- Opening Delimiter -
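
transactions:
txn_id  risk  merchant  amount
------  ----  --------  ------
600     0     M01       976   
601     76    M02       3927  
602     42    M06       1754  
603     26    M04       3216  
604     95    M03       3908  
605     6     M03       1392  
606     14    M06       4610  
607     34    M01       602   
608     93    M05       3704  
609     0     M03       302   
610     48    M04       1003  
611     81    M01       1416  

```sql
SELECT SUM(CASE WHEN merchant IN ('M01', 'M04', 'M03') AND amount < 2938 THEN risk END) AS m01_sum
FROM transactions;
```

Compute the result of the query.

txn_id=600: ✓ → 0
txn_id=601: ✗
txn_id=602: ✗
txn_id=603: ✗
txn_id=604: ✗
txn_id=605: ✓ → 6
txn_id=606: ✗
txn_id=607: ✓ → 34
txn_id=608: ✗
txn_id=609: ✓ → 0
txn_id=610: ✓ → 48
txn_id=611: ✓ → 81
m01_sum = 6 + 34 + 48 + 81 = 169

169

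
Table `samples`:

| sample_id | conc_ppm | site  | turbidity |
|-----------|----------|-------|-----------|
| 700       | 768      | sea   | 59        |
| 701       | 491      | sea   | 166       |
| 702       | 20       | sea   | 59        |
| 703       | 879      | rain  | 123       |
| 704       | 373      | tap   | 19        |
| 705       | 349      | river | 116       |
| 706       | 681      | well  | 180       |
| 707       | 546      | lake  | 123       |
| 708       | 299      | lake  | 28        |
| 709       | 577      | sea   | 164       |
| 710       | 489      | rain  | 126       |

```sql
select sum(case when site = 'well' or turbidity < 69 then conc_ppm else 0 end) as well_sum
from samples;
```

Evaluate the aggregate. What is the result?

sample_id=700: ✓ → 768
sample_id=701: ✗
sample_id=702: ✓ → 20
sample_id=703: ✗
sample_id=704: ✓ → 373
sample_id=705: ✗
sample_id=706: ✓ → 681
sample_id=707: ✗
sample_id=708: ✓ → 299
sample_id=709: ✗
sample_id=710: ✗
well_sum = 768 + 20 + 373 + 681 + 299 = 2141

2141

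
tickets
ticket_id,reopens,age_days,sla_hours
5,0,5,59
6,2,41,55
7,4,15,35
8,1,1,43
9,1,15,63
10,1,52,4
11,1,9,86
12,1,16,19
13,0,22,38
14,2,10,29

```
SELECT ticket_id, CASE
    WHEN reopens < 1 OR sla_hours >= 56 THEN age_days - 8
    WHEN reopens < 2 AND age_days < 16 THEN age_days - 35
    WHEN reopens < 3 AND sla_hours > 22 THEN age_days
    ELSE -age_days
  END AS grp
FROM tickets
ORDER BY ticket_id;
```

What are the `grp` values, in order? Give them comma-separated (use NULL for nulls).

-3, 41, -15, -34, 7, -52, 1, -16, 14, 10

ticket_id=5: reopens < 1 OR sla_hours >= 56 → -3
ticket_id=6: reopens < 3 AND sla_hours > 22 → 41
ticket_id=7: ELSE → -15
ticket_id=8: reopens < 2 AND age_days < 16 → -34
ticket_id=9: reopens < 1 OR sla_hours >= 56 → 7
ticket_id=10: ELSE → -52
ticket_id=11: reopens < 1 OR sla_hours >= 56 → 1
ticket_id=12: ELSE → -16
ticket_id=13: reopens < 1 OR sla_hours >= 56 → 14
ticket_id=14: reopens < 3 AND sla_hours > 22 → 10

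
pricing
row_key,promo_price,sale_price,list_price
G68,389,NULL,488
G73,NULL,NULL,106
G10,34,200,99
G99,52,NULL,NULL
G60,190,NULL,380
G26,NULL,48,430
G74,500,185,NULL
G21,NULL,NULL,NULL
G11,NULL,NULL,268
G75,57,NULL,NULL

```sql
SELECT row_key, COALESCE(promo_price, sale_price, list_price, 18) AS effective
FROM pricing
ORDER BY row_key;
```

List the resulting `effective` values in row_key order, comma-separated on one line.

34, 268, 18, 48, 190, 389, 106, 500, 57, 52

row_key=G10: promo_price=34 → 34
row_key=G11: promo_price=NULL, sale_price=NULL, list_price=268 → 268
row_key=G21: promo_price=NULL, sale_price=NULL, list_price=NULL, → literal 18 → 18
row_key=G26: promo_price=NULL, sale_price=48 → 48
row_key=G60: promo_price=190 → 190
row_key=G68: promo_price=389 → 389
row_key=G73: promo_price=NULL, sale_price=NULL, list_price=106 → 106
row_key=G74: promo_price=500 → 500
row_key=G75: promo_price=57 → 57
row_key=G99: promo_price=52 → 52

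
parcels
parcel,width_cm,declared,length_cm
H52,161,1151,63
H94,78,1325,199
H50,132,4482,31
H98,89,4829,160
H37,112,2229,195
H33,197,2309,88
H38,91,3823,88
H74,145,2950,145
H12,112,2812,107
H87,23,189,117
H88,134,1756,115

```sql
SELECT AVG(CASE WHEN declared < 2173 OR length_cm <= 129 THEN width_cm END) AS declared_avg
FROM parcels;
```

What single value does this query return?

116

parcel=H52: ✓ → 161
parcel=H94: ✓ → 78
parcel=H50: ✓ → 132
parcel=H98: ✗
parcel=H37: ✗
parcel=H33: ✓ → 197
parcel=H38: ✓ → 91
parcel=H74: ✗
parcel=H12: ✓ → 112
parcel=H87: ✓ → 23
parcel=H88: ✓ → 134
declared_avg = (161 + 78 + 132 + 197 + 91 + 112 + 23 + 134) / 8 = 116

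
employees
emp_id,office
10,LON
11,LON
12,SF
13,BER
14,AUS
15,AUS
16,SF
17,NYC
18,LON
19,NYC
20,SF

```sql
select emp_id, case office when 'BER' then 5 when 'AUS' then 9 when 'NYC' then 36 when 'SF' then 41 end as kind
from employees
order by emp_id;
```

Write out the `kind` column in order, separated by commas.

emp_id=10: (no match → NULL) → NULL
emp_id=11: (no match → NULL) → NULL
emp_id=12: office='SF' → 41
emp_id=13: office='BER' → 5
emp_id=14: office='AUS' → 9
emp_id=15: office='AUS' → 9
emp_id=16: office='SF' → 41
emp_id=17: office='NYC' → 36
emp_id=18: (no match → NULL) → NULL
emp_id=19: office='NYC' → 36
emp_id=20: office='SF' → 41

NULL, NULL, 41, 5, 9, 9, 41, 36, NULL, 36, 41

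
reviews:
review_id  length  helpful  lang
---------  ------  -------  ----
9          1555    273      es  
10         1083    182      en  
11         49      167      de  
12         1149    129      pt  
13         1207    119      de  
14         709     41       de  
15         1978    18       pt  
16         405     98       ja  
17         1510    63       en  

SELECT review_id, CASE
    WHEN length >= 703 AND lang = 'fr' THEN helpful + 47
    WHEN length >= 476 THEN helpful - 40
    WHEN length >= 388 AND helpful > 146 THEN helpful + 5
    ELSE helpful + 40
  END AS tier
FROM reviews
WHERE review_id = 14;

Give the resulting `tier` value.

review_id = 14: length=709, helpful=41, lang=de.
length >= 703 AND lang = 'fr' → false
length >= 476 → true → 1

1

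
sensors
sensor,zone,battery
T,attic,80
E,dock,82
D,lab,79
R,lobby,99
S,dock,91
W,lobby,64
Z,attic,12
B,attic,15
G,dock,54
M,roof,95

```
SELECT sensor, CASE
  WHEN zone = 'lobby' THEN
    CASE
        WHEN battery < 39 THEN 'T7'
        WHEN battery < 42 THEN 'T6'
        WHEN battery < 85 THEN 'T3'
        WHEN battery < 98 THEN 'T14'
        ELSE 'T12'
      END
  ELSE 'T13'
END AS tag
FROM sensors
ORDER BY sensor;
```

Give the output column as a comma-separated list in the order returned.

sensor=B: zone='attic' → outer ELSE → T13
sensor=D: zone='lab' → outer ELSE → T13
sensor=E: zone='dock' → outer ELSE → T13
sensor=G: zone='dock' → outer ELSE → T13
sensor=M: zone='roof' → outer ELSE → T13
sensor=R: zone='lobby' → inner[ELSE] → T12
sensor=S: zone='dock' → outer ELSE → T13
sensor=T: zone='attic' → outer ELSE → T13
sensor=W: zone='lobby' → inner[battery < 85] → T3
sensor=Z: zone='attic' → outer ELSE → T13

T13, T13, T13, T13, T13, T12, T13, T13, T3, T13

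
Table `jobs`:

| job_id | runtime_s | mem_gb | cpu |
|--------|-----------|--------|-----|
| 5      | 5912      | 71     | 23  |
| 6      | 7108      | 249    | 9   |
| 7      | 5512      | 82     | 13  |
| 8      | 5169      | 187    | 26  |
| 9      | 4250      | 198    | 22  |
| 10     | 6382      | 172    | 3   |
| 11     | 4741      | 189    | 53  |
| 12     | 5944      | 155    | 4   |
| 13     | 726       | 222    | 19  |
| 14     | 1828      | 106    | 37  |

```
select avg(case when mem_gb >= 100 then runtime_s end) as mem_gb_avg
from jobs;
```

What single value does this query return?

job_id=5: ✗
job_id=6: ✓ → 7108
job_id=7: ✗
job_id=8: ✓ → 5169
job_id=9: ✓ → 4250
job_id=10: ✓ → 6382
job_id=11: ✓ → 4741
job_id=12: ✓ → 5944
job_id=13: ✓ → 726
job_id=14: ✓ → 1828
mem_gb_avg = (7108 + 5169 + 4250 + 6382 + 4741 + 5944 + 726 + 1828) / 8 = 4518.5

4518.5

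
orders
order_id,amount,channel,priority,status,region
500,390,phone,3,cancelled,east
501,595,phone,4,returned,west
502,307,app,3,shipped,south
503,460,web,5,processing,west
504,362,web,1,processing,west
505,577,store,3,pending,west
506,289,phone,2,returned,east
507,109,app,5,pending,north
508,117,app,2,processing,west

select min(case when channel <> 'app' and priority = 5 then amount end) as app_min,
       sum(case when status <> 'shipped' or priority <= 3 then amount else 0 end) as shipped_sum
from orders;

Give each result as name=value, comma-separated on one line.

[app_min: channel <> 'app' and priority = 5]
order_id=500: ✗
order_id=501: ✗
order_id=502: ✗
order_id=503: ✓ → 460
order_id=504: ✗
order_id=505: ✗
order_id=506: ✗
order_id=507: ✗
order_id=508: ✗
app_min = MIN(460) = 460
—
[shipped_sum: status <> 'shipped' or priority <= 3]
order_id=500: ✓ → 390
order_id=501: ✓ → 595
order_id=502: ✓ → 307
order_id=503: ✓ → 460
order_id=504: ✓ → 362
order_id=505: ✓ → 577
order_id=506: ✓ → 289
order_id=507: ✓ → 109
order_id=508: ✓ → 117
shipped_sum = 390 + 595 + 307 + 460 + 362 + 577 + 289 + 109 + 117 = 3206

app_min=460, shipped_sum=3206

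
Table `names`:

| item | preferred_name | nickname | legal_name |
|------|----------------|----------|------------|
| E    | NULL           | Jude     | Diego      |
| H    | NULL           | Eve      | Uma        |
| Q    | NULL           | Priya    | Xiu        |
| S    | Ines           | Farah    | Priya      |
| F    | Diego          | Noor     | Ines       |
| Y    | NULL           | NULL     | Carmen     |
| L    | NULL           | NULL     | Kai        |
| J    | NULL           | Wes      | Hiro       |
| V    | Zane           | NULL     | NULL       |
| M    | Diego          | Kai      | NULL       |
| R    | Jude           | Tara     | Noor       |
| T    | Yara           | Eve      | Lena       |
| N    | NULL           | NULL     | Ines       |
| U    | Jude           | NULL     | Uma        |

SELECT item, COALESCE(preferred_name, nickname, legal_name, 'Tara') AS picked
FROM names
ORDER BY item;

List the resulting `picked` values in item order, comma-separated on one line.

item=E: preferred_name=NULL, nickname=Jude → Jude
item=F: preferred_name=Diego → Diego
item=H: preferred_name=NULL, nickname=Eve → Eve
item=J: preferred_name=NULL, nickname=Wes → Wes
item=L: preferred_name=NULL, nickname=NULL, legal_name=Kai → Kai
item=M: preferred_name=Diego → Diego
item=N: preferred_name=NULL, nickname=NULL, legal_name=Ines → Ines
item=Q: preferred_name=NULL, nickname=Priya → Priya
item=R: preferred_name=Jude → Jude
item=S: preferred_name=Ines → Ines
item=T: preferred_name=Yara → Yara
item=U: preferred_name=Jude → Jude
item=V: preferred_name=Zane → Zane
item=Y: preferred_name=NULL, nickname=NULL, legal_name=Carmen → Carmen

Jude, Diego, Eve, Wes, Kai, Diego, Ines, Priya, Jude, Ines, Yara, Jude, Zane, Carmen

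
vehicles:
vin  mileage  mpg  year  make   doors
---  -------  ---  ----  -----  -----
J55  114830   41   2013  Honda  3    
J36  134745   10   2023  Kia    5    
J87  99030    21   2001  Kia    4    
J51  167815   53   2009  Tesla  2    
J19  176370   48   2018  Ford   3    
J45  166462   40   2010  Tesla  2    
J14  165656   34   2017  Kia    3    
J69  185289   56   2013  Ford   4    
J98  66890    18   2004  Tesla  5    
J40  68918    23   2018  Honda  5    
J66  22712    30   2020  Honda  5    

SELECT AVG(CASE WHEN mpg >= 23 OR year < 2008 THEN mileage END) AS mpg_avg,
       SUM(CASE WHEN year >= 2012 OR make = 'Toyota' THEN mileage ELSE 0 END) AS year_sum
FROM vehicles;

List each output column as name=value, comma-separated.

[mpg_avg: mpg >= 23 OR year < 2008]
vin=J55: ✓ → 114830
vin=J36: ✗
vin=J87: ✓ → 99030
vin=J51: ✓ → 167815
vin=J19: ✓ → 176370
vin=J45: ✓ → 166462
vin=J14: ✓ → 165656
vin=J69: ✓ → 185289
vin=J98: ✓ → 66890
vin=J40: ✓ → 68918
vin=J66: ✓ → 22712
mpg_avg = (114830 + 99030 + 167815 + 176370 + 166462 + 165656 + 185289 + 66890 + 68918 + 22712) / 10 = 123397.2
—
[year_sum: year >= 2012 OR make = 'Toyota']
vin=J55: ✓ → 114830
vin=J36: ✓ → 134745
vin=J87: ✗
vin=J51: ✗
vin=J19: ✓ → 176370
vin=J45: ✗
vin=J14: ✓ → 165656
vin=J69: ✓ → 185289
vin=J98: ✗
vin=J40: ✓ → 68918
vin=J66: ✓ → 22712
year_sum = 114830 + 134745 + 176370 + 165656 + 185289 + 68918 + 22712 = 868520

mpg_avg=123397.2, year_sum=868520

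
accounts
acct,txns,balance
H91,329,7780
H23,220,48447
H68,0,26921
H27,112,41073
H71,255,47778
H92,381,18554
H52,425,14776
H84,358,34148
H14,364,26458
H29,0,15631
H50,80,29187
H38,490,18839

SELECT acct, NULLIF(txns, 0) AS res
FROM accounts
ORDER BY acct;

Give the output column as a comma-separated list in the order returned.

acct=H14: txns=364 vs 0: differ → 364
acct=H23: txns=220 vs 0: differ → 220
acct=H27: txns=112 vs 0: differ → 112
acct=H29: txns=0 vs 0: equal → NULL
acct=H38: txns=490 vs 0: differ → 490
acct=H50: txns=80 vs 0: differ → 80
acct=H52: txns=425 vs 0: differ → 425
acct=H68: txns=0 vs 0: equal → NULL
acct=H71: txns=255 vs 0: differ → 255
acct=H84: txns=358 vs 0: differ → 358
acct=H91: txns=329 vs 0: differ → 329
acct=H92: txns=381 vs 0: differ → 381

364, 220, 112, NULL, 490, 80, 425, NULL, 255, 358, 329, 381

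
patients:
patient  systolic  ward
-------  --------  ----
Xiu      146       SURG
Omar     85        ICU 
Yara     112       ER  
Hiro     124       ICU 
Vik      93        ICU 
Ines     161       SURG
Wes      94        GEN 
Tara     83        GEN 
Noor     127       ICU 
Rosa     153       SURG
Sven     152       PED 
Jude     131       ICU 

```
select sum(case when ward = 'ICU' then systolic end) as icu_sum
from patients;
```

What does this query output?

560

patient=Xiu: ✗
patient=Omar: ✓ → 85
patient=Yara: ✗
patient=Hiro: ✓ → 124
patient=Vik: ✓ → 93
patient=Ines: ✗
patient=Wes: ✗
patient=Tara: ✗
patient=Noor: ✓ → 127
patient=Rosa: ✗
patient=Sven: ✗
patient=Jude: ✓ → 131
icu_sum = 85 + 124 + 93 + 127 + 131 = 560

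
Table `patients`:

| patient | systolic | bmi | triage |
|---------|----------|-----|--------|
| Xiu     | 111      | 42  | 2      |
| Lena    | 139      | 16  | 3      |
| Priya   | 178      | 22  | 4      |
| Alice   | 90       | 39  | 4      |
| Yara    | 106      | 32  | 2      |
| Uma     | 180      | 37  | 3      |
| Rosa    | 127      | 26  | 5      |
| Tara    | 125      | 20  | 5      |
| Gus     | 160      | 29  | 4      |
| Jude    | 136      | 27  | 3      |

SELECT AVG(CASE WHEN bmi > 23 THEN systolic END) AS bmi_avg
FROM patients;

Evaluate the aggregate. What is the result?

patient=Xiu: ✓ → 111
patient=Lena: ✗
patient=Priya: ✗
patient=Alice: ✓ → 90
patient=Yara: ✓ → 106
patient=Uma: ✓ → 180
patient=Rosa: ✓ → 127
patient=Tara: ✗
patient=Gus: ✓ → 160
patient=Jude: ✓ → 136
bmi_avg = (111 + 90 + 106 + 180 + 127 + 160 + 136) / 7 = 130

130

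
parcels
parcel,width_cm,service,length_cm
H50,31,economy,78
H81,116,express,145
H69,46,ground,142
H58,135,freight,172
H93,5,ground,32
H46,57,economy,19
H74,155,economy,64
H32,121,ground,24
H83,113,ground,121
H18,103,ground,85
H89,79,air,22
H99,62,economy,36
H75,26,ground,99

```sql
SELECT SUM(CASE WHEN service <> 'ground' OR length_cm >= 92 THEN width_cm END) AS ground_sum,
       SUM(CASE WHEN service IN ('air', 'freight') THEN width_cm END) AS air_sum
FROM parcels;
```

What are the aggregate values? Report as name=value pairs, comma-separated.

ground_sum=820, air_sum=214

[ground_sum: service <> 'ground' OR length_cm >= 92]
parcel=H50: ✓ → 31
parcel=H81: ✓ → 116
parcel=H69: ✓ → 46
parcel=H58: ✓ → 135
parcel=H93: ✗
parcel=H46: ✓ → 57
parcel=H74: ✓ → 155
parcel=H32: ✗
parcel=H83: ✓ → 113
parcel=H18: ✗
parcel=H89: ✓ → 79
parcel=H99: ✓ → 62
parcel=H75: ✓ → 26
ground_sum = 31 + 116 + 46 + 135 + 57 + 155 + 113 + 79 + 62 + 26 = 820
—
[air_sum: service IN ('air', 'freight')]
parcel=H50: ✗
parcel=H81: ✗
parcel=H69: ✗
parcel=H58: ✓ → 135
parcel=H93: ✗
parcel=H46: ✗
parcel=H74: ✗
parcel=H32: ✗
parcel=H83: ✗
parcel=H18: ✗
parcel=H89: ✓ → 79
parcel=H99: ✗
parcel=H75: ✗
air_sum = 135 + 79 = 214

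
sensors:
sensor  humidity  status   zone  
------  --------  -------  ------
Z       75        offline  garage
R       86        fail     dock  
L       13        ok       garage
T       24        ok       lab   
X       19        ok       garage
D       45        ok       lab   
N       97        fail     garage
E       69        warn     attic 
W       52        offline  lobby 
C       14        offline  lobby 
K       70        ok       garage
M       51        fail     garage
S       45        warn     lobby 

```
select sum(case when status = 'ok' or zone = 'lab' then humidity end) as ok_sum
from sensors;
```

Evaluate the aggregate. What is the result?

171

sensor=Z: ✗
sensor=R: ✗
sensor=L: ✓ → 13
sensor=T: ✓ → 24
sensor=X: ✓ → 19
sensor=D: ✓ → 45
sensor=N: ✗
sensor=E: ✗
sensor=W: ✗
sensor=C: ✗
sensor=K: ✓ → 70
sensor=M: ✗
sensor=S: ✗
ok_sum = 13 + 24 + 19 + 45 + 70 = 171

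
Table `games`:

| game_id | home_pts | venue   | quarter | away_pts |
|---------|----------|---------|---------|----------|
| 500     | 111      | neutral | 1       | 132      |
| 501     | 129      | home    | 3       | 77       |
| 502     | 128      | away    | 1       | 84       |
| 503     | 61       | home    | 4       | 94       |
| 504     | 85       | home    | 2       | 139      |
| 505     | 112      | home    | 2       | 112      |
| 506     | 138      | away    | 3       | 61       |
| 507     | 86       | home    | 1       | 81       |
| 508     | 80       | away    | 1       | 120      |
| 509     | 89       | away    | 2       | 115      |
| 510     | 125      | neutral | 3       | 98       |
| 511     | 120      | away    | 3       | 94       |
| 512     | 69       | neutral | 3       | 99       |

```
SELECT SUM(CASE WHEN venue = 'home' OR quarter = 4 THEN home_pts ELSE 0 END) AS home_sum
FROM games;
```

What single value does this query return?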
- Closing Delimiter -
### WHAT YOU HAVE TO DO
Report, from the entries above, each line where "merchant" is found.

### TASK SOLUTION
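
txn_id  risk  merchant  amount
SELECT SUM(CASE WHEN merchant IN ('M01', 'M04', 'M03') AND amount < 2938 THEN risk END) AS m01_sum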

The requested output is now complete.